= Task description =
Print all of the data exactly as written.
----------------------------------------
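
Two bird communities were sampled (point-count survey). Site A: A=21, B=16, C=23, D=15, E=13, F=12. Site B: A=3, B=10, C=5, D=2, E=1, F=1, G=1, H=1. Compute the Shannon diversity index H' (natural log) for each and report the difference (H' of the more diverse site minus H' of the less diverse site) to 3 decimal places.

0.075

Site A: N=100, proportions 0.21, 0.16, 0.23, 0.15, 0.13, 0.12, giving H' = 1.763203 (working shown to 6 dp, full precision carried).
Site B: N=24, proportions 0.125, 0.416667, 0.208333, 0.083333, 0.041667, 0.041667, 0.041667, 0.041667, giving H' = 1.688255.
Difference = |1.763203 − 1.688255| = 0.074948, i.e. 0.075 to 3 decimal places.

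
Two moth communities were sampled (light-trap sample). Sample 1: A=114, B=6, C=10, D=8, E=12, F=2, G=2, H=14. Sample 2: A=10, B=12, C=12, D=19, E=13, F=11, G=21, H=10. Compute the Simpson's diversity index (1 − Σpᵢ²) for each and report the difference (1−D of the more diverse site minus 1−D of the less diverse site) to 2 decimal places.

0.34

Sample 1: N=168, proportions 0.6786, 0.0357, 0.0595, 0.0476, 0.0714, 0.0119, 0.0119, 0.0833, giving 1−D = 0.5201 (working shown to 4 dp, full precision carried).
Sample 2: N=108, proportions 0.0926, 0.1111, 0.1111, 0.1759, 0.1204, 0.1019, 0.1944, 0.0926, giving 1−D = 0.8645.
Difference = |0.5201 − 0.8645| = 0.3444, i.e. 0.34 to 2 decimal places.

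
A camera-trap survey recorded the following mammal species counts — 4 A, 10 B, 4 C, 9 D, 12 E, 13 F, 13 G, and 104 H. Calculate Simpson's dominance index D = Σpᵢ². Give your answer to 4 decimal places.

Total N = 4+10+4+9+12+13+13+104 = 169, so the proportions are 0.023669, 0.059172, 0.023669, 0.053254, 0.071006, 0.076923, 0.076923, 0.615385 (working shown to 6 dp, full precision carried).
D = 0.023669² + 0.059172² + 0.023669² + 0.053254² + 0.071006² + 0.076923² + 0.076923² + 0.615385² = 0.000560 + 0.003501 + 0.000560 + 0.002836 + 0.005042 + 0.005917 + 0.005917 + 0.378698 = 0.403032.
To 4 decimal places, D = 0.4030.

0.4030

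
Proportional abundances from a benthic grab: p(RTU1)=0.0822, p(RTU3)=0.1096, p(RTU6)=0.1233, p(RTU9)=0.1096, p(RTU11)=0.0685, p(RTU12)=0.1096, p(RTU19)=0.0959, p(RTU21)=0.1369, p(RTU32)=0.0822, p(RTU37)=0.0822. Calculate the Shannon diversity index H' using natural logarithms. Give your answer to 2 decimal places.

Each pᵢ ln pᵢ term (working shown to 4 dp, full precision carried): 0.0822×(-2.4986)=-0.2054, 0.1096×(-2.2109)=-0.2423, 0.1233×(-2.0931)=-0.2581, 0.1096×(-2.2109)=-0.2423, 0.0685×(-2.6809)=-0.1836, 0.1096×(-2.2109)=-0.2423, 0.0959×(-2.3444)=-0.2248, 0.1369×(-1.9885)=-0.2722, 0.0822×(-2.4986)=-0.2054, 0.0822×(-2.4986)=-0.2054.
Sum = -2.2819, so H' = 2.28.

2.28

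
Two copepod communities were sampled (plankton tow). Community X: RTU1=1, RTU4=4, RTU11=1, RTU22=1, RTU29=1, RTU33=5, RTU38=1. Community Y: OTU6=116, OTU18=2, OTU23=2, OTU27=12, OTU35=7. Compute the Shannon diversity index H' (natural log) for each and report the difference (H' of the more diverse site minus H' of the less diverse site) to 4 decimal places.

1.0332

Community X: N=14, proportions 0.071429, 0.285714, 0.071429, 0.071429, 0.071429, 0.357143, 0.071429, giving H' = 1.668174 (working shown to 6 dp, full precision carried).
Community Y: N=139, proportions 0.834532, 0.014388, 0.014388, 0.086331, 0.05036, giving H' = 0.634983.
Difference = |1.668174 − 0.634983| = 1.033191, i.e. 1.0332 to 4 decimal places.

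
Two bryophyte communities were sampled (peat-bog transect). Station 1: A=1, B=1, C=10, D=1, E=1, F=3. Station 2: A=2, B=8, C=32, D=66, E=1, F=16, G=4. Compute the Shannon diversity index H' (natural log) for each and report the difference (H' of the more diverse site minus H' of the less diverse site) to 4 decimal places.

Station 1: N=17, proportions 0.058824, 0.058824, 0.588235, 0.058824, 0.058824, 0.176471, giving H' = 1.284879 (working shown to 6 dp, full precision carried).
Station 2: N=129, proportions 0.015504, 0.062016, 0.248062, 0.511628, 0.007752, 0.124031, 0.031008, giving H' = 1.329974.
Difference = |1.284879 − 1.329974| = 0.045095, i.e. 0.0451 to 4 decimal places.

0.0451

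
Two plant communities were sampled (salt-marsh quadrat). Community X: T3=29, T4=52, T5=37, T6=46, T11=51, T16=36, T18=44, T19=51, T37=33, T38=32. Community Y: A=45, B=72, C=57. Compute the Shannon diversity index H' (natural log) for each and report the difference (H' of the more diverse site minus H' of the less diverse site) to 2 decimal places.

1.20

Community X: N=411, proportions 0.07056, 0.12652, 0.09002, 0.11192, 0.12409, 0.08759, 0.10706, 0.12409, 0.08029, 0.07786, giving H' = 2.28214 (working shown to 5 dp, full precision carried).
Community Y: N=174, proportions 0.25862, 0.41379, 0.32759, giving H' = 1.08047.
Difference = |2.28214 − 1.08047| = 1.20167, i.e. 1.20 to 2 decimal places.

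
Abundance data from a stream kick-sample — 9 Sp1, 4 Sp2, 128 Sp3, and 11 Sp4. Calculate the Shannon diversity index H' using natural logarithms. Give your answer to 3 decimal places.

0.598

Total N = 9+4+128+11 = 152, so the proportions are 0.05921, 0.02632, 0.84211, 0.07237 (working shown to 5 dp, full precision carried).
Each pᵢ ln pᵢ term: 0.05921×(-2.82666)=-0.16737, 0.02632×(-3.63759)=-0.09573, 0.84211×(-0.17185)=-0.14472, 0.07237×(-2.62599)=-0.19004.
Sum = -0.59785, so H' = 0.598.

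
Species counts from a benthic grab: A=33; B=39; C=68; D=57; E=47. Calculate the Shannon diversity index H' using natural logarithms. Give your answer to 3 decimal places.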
----------------------------------------
= The answer =
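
Two bird communities were sampled (point-count survey). Site A: A=21, B=16, C=23, D=15, E=13, F=12. Site B: A=3, B=10, C=5, D=2, E=1, F=1, G=1, H=1. Compute the Shannon diversity index H' (natural log) for each and report the difference (H' of the more diverse site minus H' of the less diverse site) to 3 decimal places.

0.075

Site A: N=100, proportions 0.21, 0.16, 0.23, 0.15, 0.13, 0.12, giving H' = 1.763203 (working shown to 6 dp, full precision carried).
Site B: N=24, proportions 0.125, 0.416667, 0.208333, 0.083333, 0.041667, 0.041667, 0.041667, 0.041667, giving H' = 1.688255.
Difference = |1.763203 − 1.688255| = 0.074948, i.e. 0.075 to 3 decimal places.

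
Two moth communities were sampled (light-trap sample). Sample 1: A=114, B=6, C=10, D=8, E=12, F=2, G=2, H=14. Sample 2: A=10, B=12, C=12, D=19, E=13, F=11, G=21, H=10. Compute the Simpson's diversity index (1 − Σpᵢ²) for each and report the difference (1−D of the more diverse site minus 1−D of the less diverse site) to 2 decimal places.

0.34

Sample 1: N=168, proportions 0.6786, 0.0357, 0.0595, 0.0476, 0.0714, 0.0119, 0.0119, 0.0833, giving 1−D = 0.5201 (working shown to 4 dp, full precision carried).
Sample 2: N=108, proportions 0.0926, 0.1111, 0.1111, 0.1759, 0.1204, 0.1019, 0.1944, 0.0926, giving 1−D = 0.8645.
Difference = |0.5201 − 0.8645| = 0.3444, i.e. 0.34 to 2 decimal places.

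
A camera-trap survey recorded the following mammal species counts — 4 A, 10 B, 4 C, 9 D, 12 E, 13 F, 13 G, and 104 H. Calculate Simpson's dominance index D = Σpᵢ². Give your answer to 4 decimal places.

Total N = 4+10+4+9+12+13+13+104 = 169, so the proportions are 0.023669, 0.059172, 0.023669, 0.053254, 0.071006, 0.076923, 0.076923, 0.615385 (working shown to 6 dp, full precision carried).
D = 0.023669² + 0.059172² + 0.023669² + 0.053254² + 0.071006² + 0.076923² + 0.076923² + 0.615385² = 0.000560 + 0.003501 + 0.000560 + 0.002836 + 0.005042 + 0.005917 + 0.005917 + 0.378698 = 0.403032.
To 4 decimal places, D = 0.4030.

0.4030

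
Proportional abundances from a benthic grab: p(RTU1)=0.0822, p(RTU3)=0.1096, p(RTU6)=0.1233, p(RTU9)=0.1096, p(RTU11)=0.0685, p(RTU12)=0.1096, p(RTU19)=0.0959, p(RTU21)=0.1369, p(RTU32)=0.0822, p(RTU37)=0.0822. Calculate the Shannon diversity index H' using natural logarithms. Give your answer to 2 decimal places.

Each pᵢ ln pᵢ term (working shown to 4 dp, full precision carried): 0.0822×(-2.4986)=-0.2054, 0.1096×(-2.2109)=-0.2423, 0.1233×(-2.0931)=-0.2581, 0.1096×(-2.2109)=-0.2423, 0.0685×(-2.6809)=-0.1836, 0.1096×(-2.2109)=-0.2423, 0.0959×(-2.3444)=-0.2248, 0.1369×(-1.9885)=-0.2722, 0.0822×(-2.4986)=-0.2054, 0.0822×(-2.4986)=-0.2054.
Sum = -2.2819, so H' = 2.28.

2.28

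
Two copepod communities were sampled (plankton tow). Community X: RTU1=1, RTU4=4, RTU11=1, RTU22=1, RTU29=1, RTU33=5, RTU38=1. Community Y: OTU6=116, OTU18=2, OTU23=2, OTU27=12, OTU35=7. Compute the Shannon diversity index H' (natural log) for each and report the difference (H' of the more diverse site minus H' of the less diverse site) to 4 decimal places.

1.0332

Community X: N=14, proportions 0.071429, 0.285714, 0.071429, 0.071429, 0.071429, 0.357143, 0.071429, giving H' = 1.668174 (working shown to 6 dp, full precision carried).
Community Y: N=139, proportions 0.834532, 0.014388, 0.014388, 0.086331, 0.05036, giving H' = 0.634983.
Difference = |1.668174 − 0.634983| = 1.033191, i.e. 1.0332 to 4 decimal places.

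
Two bryophyte communities were sampled (peat-bog transect). Station 1: A=1, B=1, C=10, D=1, E=1, F=3. Station 2: A=2, B=8, C=32, D=66, E=1, F=16, G=4. Compute the Shannon diversity index H' (natural log) for each and report the difference (H' of the more diverse site minus H' of the less diverse site) to 4 decimal places.

Station 1: N=17, proportions 0.058824, 0.058824, 0.588235, 0.058824, 0.058824, 0.176471, giving H' = 1.284879 (working shown to 6 dp, full precision carried).
Station 2: N=129, proportions 0.015504, 0.062016, 0.248062, 0.511628, 0.007752, 0.124031, 0.031008, giving H' = 1.329974.
Difference = |1.284879 − 1.329974| = 0.045095, i.e. 0.0451 to 4 decimal places.

0.0451

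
Two plant communities were sampled (salt-marsh quadrat). Community X: T3=29, T4=52, T5=37, T6=46, T11=51, T16=36, T18=44, T19=51, T37=33, T38=32. Community Y: A=45, B=72, C=57. Compute the Shannon diversity index H' (natural log) for each and report the difference (H' of the more diverse site minus H' of the less diverse site) to 2 decimal places.

1.20

Community X: N=411, proportions 0.07056, 0.12652, 0.09002, 0.11192, 0.12409, 0.08759, 0.10706, 0.12409, 0.08029, 0.07786, giving H' = 2.28214 (working shown to 5 dp, full precision carried).
Community Y: N=174, proportions 0.25862, 0.41379, 0.32759, giving H' = 1.08047.
Difference = |2.28214 − 1.08047| = 1.20167, i.e. 1.20 to 2 decimal places.

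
Abundance data from a stream kick-sample — 9 Sp1, 4 Sp2, 128 Sp3, and 11 Sp4. Calculate the Shannon diversity index H' using natural logarithms. Give your answer to 3 decimal places.

0.598

Total N = 9+4+128+11 = 152, so the proportions are 0.05921, 0.02632, 0.84211, 0.07237 (working shown to 5 dp, full precision carried).
Each pᵢ ln pᵢ term: 0.05921×(-2.82666)=-0.16737, 0.02632×(-3.63759)=-0.09573, 0.84211×(-0.17185)=-0.14472, 0.07237×(-2.62599)=-0.19004.
Sum = -0.59785, so H' = 0.598.

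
Species counts from a benthic grab: A=33; B=39; C=68; D=57; E=47. Calculate the Shannon diversity index H' using natural logarithms. Give your answer to 3 decimal places.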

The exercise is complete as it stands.